Saved entries:
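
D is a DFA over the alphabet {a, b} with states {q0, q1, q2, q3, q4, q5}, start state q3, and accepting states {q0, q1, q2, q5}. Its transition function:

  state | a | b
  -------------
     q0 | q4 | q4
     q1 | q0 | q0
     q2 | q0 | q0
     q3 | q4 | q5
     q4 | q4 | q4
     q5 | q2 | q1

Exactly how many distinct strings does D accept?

The useful subgraph on states {q0, q1, q2, q3, q5} is acyclic, so L(D) is finite; the longest accepting path visits 4 useful states, giving maximum string length 3.
Counting accepting paths from q3 by length: 1 of length 1, 2 of length 2, 4 of length 3. Total 7.

7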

Exercise details: Every record above needs to be repeated word for word.

Final answer:
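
D is a DFA over the alphabet {a, b} with states {q0, q1, q2, q3, q4, q5}, start state q3, and accepting states {q0, q1, q2, q5}. Its transition function:

  state | a | b
  -------------
     q0 | q4 | q4
     q1 | q0 | q0
     q2 | q0 | q0
     q3 | q4 | q5
     q4 | q4 | q4
     q5 | q2 | q1

Exactly how many distinct strings does D accept?

The useful subgraph on states {q0, q1, q2, q3, q5} is acyclic, so L(D) is finite; the longest accepting path visits 4 useful states, giving maximum string length 3.
Counting accepting paths from q3 by length: 1 of length 1, 2 of length 2, 4 of length 3. Total 7.

7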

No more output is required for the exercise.